* Assignment *
The job is to output each record again, character for character.

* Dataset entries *
------

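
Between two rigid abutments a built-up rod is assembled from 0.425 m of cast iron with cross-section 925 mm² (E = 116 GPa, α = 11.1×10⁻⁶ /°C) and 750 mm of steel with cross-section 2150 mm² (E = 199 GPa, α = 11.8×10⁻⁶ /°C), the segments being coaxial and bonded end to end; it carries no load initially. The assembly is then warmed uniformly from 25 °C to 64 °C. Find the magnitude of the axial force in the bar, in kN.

P ≈ 92.6 kN (compressive)

If the supports were absent, the total length change would be Σ αᵢΔT Lᵢ = 11.1×10⁻⁶×39×425 + 11.8×10⁻⁶×39×750 = 0.5291 mm.
The rigid supports impose zero overall length change; the single axial force P common to all segments must satisfy P Σ Lᵢ/(AᵢEᵢ) = δ_free.
Σ Lᵢ/(AᵢEᵢ) = 425/(925×116×10³) + 750/(2150×199×10³) = 5.714×10⁻⁶ mm/N.
P = 0.5291 / 5.714×10⁻⁶ = 92610 N = 92.61 kN, compressive.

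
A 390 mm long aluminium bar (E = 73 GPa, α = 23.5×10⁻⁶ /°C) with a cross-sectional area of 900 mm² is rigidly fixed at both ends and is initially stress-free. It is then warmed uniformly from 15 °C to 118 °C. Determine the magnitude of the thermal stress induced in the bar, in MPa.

The supports are rigid, so the total axial strain is zero. The restrained thermal strain is ε = αΔT = 23.5×10⁻⁶ × 103 = 2420.5×10⁻⁶.
σ = EαΔT = 73×10³ × 23.5×10⁻⁶ × 103 = 176.7 MPa (compressive; the bar is trying to expand).

σ ≈ 177 MPa (compressive)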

------

* Your response *
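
Between two rigid abutments a built-up rod is assembled from 0.425 m of cast iron with cross-section 925 mm² (E = 116 GPa, α = 11.1×10⁻⁶ /°C) and 750 mm of steel with cross-section 2150 mm² (E = 199 GPa, α = 11.8×10⁻⁶ /°C), the segments being coaxial and bonded end to end; it carries no load initially. The assembly is then warmed uniformly from 25 °C to 64 °C. Find the magnitude of the axial force in the bar, in kN.

P ≈ 92.6 kN (compressive)

If the supports were absent, the total length change would be Σ αᵢΔT Lᵢ = 11.1×10⁻⁶×39×425 + 11.8×10⁻⁶×39×750 = 0.5291 mm.
The rigid supports impose zero overall length change; the single axial force P common to all segments must satisfy P Σ Lᵢ/(AᵢEᵢ) = δ_free.
Σ Lᵢ/(AᵢEᵢ) = 425/(925×116×10³) + 750/(2150×199×10³) = 5.714×10⁻⁶ mm/N.
P = 0.5291 / 5.714×10⁻⁶ = 92610 N = 92.61 kN, compressive.

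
A 390 mm long aluminium bar (E = 73 GPa, α = 23.5×10⁻⁶ /°C) with a cross-sectional area of 900 mm² is rigidly fixed at both ends and is initially stress-free. It is then warmed uniformly from 15 °C to 118 °C. Determine the magnitude of the thermal stress induced in the bar, in MPa.

The supports are rigid, so the total axial strain is zero. The restrained thermal strain is ε = αΔT = 23.5×10⁻⁶ × 103 = 2420.5×10⁻⁶.
σ = EαΔT = 73×10³ × 23.5×10⁻⁶ × 103 = 176.7 MPa (compressive; the bar is trying to expand).

σ ≈ 177 MPa (compressive)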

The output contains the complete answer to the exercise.